>>

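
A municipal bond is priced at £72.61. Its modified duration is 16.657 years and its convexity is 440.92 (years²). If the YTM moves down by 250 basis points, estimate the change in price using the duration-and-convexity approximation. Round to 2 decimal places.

Duration effect: -D_mod·Δy = -16.657 × (-0.025) = +0.416425
Convexity effect: ½·C·(Δy)² = 0.5 × 440.92 × (-0.025)² = +0.1377875
ΔP/P ≈ +0.416425 + 0.1377875 = +0.5542125
ΔP ≈ 72.61 × (+0.5542125) = +40.241369625.

+£40.24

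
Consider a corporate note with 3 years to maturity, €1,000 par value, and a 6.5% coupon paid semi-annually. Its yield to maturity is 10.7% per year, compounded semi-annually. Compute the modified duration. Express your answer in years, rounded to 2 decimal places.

2.62 years

Periodic yield y = 0.0535. First find Macaulay duration:
  t   CF        PV=CF/(1+0.0535)^t    t·PV
  1        32.50        30.8495        30.8495
  2        32.50        29.2829        58.5658
  3        32.50        27.7958        83.3875
  4        32.50        26.3843       105.5371
  5        32.50        25.0444       125.2220
  6     1,032.50       755.2362     4,531.4174
  Σ                    894.5932     4,934.9794
P = 894.5932; Macaulay duration = 4,934.9794 / 894.5932 = 5.51645 half-year periods = 2.75823 years.
Modified duration = D_Mac / (1 + y) = 2.75823 / 1.0535 = 2.61815 years.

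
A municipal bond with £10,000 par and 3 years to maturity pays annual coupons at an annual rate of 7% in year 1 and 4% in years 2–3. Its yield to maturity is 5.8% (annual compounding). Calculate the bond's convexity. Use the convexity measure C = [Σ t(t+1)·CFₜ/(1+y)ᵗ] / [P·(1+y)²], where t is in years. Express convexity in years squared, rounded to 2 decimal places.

9.92

With y = 0.058:
  t   CF        PV=CF/(1+0.058)^t    t·PV        t(t+1)·PV
  1       700.00       661.6257       661.6257       1,323.2514
  2       400.00       357.3458       714.6916       2,144.0747
  3    10,400.00     8,781.6543    26,344.9629     105,379.8515
  Σ                  9,800.6258    27,721.2801     108,847.1776
P = 9,800.6258.
Convexity = Σ t(t+1)·PV / [P·(1+y)²] = 108,847.1776 / (9,800.6258 × 1.119364) = 9.92184.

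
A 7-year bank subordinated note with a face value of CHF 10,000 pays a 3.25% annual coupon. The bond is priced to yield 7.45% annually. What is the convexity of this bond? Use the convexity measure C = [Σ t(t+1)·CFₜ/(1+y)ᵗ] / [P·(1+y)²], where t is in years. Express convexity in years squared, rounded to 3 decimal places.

41.865

With y = 0.0745:
  t   CF        PV=CF/(1+0.0745)^t    t·PV        t(t+1)·PV
  1       325.00       302.4663       302.4663         604.9325
  2       325.00       281.4949       562.9898       1,688.9694
  3       325.00       261.9776       785.9327       3,143.7308
  4       325.00       243.8135       975.2538       4,876.2692
  5       325.00       226.9088     1,134.5438       6,807.2628
  6       325.00       211.1761     1,267.0568       8,869.3978
  7    10,325.00     6,243.7445    43,706.2114     349,649.6908
  Σ                  7,771.5816    48,734.4546     375,640.2533
P = 7,771.5816.
Convexity = Σ t(t+1)·PV / [P·(1+y)²] = 375,640.2533 / (7,771.5816 × 1.154550) = 41.86488.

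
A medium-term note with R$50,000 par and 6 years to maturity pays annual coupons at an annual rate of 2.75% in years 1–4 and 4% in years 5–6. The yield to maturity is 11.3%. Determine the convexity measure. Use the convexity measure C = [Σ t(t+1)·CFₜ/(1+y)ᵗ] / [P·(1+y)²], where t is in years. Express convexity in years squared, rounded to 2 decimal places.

30.13

With y = 0.113:
  t   CF        PV=CF/(1+0.113)^t    t·PV        t(t+1)·PV
  1     1,375.00     1,235.3998     1,235.3998       2,470.7996
  2     1,375.00     1,109.9729     2,219.9458       6,659.8373
  3     1,375.00       997.2802     2,991.8407      11,967.3626
  4     1,375.00       896.0289     3,584.1158      17,920.5790
  5     2,000.00     1,170.9927     5,854.9633      35,129.7799
  6    52,000.00    27,354.7253   164,128.3517   1,148,898.4619
  Σ                 32,764.3998   180,014.6171   1,223,046.8203
P = 32,764.3998.
Convexity = Σ t(t+1)·PV / [P·(1+y)²] = 1,223,046.8203 / (32,764.3998 × 1.238769) = 30.13357.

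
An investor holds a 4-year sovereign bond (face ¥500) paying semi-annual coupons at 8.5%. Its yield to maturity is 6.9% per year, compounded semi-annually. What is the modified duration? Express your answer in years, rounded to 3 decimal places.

3.373 years

Periodic yield y = 0.0345. First find Macaulay duration:
  t   CF        PV=CF/(1+0.0345)^t    t·PV
  1        21.25        20.5413        20.5413
  2        21.25        19.8563        39.7126
  3        21.25        19.1941        57.5823
  4        21.25        18.5540        74.2159
  5        21.25        17.9352        89.6760
  6        21.25        17.3371       104.0225
  7        21.25        16.7589       117.3123
  8       521.25       397.3764     3,179.0115
  Σ                    527.5533     3,682.0743
P = 527.5533; Macaulay duration = 3,682.0743 / 527.5533 = 6.97953 half-year periods = 3.48977 years.
Modified duration = D_Mac / (1 + y) = 3.48977 / 1.0345 = 3.37338 years.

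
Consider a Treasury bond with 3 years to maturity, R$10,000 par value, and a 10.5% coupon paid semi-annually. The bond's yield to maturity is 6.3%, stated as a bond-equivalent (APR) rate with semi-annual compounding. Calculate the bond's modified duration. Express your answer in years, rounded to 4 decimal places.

Periodic yield y = 0.0315. First find Macaulay duration:
  t   CF        PV=CF/(1+0.0315)^t    t·PV
  1       525.00       508.9675       508.9675
  2       525.00       493.4246       986.8493
  3       525.00       478.3564     1,435.0693
  4       525.00       463.7483     1,854.9934
  5       525.00       449.5864     2,247.9319
  6    10,525.00     8,737.8928    52,427.3566
  Σ                 11,131.9761    59,461.1679
P = 11,131.9761; Macaulay duration = 59,461.1679 / 11,131.9761 = 5.34147 half-year periods = 2.67074 years.
Modified duration = D_Mac / (1 + y) = 2.67074 / 1.0315 = 2.58918 years.

2.5892 years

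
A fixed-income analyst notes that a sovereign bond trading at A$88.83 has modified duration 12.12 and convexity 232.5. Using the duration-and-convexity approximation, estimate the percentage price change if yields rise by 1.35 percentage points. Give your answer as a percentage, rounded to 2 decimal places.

Duration effect: -D_mod·Δy = -12.12 × (+0.0135) = -0.163620
Convexity effect: ½·C·(Δy)² = 0.5 × 232.5 × (0.0135)² = +0.0211865625
ΔP/P ≈ -0.163620 + 0.0211865625 = -0.1424334375
= -14.24334375%.

-14.24%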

<<

For this exercise, write out all of the data exactly.

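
A municipal bond is priced at £72.61. Its modified duration is 16.657 years and its convexity is 440.92 (years²). If the YTM moves down by 250 basis points, estimate the change in price using the duration-and-convexity approximation. Round to 2 decimal places.

Duration effect: -D_mod·Δy = -16.657 × (-0.025) = +0.416425
Convexity effect: ½·C·(Δy)² = 0.5 × 440.92 × (-0.025)² = +0.1377875
ΔP/P ≈ +0.416425 + 0.1377875 = +0.5542125
ΔP ≈ 72.61 × (+0.5542125) = +40.241369625.

+£40.24

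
Consider a corporate note with 3 years to maturity, €1,000 par value, and a 6.5% coupon paid semi-annually. Its yield to maturity is 10.7% per year, compounded semi-annually. Compute the modified duration. Express your answer in years, rounded to 2 decimal places.

2.62 years

Periodic yield y = 0.0535. First find Macaulay duration:
  t   CF        PV=CF/(1+0.0535)^t    t·PV
  1        32.50        30.8495        30.8495
  2        32.50        29.2829        58.5658
  3        32.50        27.7958        83.3875
  4        32.50        26.3843       105.5371
  5        32.50        25.0444       125.2220
  6     1,032.50       755.2362     4,531.4174
  Σ                    894.5932     4,934.9794
P = 894.5932; Macaulay duration = 4,934.9794 / 894.5932 = 5.51645 half-year periods = 2.75823 years.
Modified duration = D_Mac / (1 + y) = 2.75823 / 1.0535 = 2.61815 years.

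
A municipal bond with £10,000 par and 3 years to maturity pays annual coupons at an annual rate of 7% in year 1 and 4% in years 2–3. Its yield to maturity is 5.8% (annual compounding). Calculate the bond's convexity. Use the convexity measure C = [Σ t(t+1)·CFₜ/(1+y)ᵗ] / [P·(1+y)²], where t is in years. Express convexity in years squared, rounded to 2 decimal places.

9.92

With y = 0.058:
  t   CF        PV=CF/(1+0.058)^t    t·PV        t(t+1)·PV
  1       700.00       661.6257       661.6257       1,323.2514
  2       400.00       357.3458       714.6916       2,144.0747
  3    10,400.00     8,781.6543    26,344.9629     105,379.8515
  Σ                  9,800.6258    27,721.2801     108,847.1776
P = 9,800.6258.
Convexity = Σ t(t+1)·PV / [P·(1+y)²] = 108,847.1776 / (9,800.6258 × 1.119364) = 9.92184.

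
A 7-year bank subordinated note with a face value of CHF 10,000 pays a 3.25% annual coupon. The bond is priced to yield 7.45% annually. What is the convexity of this bond? Use the convexity measure C = [Σ t(t+1)·CFₜ/(1+y)ᵗ] / [P·(1+y)²], where t is in years. Express convexity in years squared, rounded to 3 decimal places.

41.865

With y = 0.0745:
  t   CF        PV=CF/(1+0.0745)^t    t·PV        t(t+1)·PV
  1       325.00       302.4663       302.4663         604.9325
  2       325.00       281.4949       562.9898       1,688.9694
  3       325.00       261.9776       785.9327       3,143.7308
  4       325.00       243.8135       975.2538       4,876.2692
  5       325.00       226.9088     1,134.5438       6,807.2628
  6       325.00       211.1761     1,267.0568       8,869.3978
  7    10,325.00     6,243.7445    43,706.2114     349,649.6908
  Σ                  7,771.5816    48,734.4546     375,640.2533
P = 7,771.5816.
Convexity = Σ t(t+1)·PV / [P·(1+y)²] = 375,640.2533 / (7,771.5816 × 1.154550) = 41.86488.

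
A medium-term note with R$50,000 par and 6 years to maturity pays annual coupons at an annual rate of 2.75% in years 1–4 and 4% in years 5–6. The yield to maturity is 11.3%. Determine the convexity measure. Use the convexity measure C = [Σ t(t+1)·CFₜ/(1+y)ᵗ] / [P·(1+y)²], where t is in years. Express convexity in years squared, rounded to 2 decimal places.

30.13

With y = 0.113:
  t   CF        PV=CF/(1+0.113)^t    t·PV        t(t+1)·PV
  1     1,375.00     1,235.3998     1,235.3998       2,470.7996
  2     1,375.00     1,109.9729     2,219.9458       6,659.8373
  3     1,375.00       997.2802     2,991.8407      11,967.3626
  4     1,375.00       896.0289     3,584.1158      17,920.5790
  5     2,000.00     1,170.9927     5,854.9633      35,129.7799
  6    52,000.00    27,354.7253   164,128.3517   1,148,898.4619
  Σ                 32,764.3998   180,014.6171   1,223,046.8203
P = 32,764.3998.
Convexity = Σ t(t+1)·PV / [P·(1+y)²] = 1,223,046.8203 / (32,764.3998 × 1.238769) = 30.13357.

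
An investor holds a 4-year sovereign bond (face ¥500) paying semi-annual coupons at 8.5%. Its yield to maturity is 6.9% per year, compounded semi-annually. What is the modified duration? Express your answer in years, rounded to 3 decimal places.

3.373 years

Periodic yield y = 0.0345. First find Macaulay duration:
  t   CF        PV=CF/(1+0.0345)^t    t·PV
  1        21.25        20.5413        20.5413
  2        21.25        19.8563        39.7126
  3        21.25        19.1941        57.5823
  4        21.25        18.5540        74.2159
  5        21.25        17.9352        89.6760
  6        21.25        17.3371       104.0225
  7        21.25        16.7589       117.3123
  8       521.25       397.3764     3,179.0115
  Σ                    527.5533     3,682.0743
P = 527.5533; Macaulay duration = 3,682.0743 / 527.5533 = 6.97953 half-year periods = 3.48977 years.
Modified duration = D_Mac / (1 + y) = 3.48977 / 1.0345 = 3.37338 years.

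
Consider a Treasury bond with 3 years to maturity, R$10,000 par value, and a 10.5% coupon paid semi-annually. The bond's yield to maturity is 6.3%, stated as a bond-equivalent (APR) rate with semi-annual compounding. Calculate the bond's modified duration. Express your answer in years, rounded to 4 decimal places.

Periodic yield y = 0.0315. First find Macaulay duration:
  t   CF        PV=CF/(1+0.0315)^t    t·PV
  1       525.00       508.9675       508.9675
  2       525.00       493.4246       986.8493
  3       525.00       478.3564     1,435.0693
  4       525.00       463.7483     1,854.9934
  5       525.00       449.5864     2,247.9319
  6    10,525.00     8,737.8928    52,427.3566
  Σ                 11,131.9761    59,461.1679
P = 11,131.9761; Macaulay duration = 59,461.1679 / 11,131.9761 = 5.34147 half-year periods = 2.67074 years.
Modified duration = D_Mac / (1 + y) = 2.67074 / 1.0315 = 2.58918 years.

2.5892 years

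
A fixed-income analyst notes that a sovereign bond trading at A$88.83 has modified duration 12.12 and convexity 232.5. Using the duration-and-convexity approximation, estimate the percentage price change if yields rise by 1.35 percentage points. Give your answer as a percentage, rounded to 2 decimal places.

Duration effect: -D_mod·Δy = -12.12 × (+0.0135) = -0.163620
Convexity effect: ½·C·(Δy)² = 0.5 × 232.5 × (0.0135)² = +0.0211865625
ΔP/P ≈ -0.163620 + 0.0211865625 = -0.1424334375
= -14.24334375%.

-14.24%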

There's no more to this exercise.